- ABOUT THIS EXERCISE: Beginning at the line that contains "A northern pike", return every remaining line of the data below exactly; return nothing before it.

--- RECORDS Enclosed Below ---

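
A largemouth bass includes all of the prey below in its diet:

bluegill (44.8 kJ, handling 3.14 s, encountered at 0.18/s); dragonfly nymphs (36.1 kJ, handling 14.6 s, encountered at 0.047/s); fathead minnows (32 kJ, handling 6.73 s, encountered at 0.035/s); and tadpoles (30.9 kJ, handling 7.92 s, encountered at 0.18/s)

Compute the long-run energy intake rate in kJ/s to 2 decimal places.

4.20 kJ/s

R = (0.18×44.8 + 0.047×36.1 + 0.035×32 + 0.18×30.9) / (1 + 0.18×3.14 + 0.047×14.6 + 0.035×6.73 + 0.18×7.92) = 16.44/3.913 = 4.203 kJ/s.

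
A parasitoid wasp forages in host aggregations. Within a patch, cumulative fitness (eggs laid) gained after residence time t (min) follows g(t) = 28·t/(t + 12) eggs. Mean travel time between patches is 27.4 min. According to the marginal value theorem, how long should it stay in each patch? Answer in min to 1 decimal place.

18.1 min

Maximise g(t)/(T+t): set derivative to zero → g'(t)(T+t) = g(t).
g'(t) = 28·12/(t + 12)². Setting 28·12/(t+12)² = 28t/[(t+12)(27.4+t)] gives 12(27.4+t) = t(t+12), so t² = 12×27.4 = 328.8.
t* = √328.8 = 18.13 min.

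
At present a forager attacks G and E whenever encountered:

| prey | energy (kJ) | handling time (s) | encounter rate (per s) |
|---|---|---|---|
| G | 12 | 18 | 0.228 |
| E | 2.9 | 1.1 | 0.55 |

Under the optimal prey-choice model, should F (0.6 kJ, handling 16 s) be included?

On G and E alone, R = ΣλE/(1+Σλh) = 4.331/5.709 = 0.7586 kJ/s.
Profitability of F: 0.6/16 = 0.0375 kJ/s.
0.0375 < 0.7586, so adding F would lower the average — exclude it.

No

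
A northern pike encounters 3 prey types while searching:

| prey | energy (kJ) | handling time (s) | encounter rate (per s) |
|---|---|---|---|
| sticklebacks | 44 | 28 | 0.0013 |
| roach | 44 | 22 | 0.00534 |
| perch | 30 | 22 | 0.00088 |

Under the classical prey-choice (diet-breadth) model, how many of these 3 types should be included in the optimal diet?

3

Rank by E/h (kJ/s): roach 2, sticklebacks 1.57, perch 1.36. Include each in turn until the next type's E/h falls below the running intake rate.
Rate on top 1: 0.2103. sticklebacks: 1.57 > 0.2103 → include.
Rate on top 2: 0.2532. perch: 1.36 > 0.2532 → include.
Optimal diet: roach, sticklebacks, perch — 3 of 3 types.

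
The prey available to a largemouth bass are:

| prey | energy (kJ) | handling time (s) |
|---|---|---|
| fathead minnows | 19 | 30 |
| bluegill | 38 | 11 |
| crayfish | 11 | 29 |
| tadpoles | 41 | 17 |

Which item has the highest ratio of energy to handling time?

In descending order of E/h:
bluegill: 38/11 = 3.45 kJ/s
tadpoles: 41/17 = 2.41 kJ/s
fathead minnows: 19/30 = 0.633 kJ/s
crayfish: 11/29 = 0.379 kJ/s

bluegill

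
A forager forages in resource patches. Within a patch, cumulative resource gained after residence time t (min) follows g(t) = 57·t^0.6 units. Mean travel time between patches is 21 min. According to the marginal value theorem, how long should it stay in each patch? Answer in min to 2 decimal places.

Maximise g(t)/(T+t): set derivative to zero → g'(t)(T+t) = g(t).
g'(t) = 0.6·57·t^-0.4. Setting 0.6·57·t^-0.4 = 57·t^0.6/(21+t) gives 0.6(21+t) = t, so 0.40·t = 0.6×21.
t* = 0.6×21/0.40 = 31.5 min.

31.50 min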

--- End of Enclosed RECORDS ---

- WRITTEN REPLY:
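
A northern pike encounters 3 prey types while searching:

| prey | energy (kJ) | handling time (s) | encounter rate (per s) |
|---|---|---|---|
| sticklebacks | 44 | 28 | 0.0013 |
| roach | 44 | 22 | 0.00534 |
| perch | 30 | 22 | 0.00088 |

Under the classical prey-choice (diet-breadth) model, how many of these 3 types should be included in the optimal diet?

3

Rank by E/h (kJ/s): roach 2, sticklebacks 1.57, perch 1.36. Include each in turn until the next type's E/h falls below the running intake rate.
Rate on top 1: 0.2103. sticklebacks: 1.57 > 0.2103 → include.
Rate on top 2: 0.2532. perch: 1.36 > 0.2532 → include.
Optimal diet: roach, sticklebacks, perch — 3 of 3 types.

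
The prey available to a largemouth bass are:

| prey | energy (kJ) | handling time (s) |
|---|---|---|
| fathead minnows | 19 | 30 |
| bluegill | 38 | 11 |
| crayfish | 11 | 29 |
| tadpoles | 41 | 17 |

Which item has the highest ratio of energy to handling time?

In descending order of E/h:
bluegill: 38/11 = 3.45 kJ/s
tadpoles: 41/17 = 2.41 kJ/s
fathead minnows: 19/30 = 0.633 kJ/s
crayfish: 11/29 = 0.379 kJ/s

bluegill

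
A forager forages in resource patches. Within a patch, cumulative resource gained after residence time t (min) follows g(t) = 57·t^0.6 units. Mean travel time between patches is 21 min. According to the marginal value theorem, how long should it stay in each patch? Answer in min to 2 decimal places.

Maximise g(t)/(T+t): set derivative to zero → g'(t)(T+t) = g(t).
g'(t) = 0.6·57·t^-0.4. Setting 0.6·57·t^-0.4 = 57·t^0.6/(21+t) gives 0.6(21+t) = t, so 0.40·t = 0.6×21.
t* = 0.6×21/0.40 = 31.5 min.

31.50 min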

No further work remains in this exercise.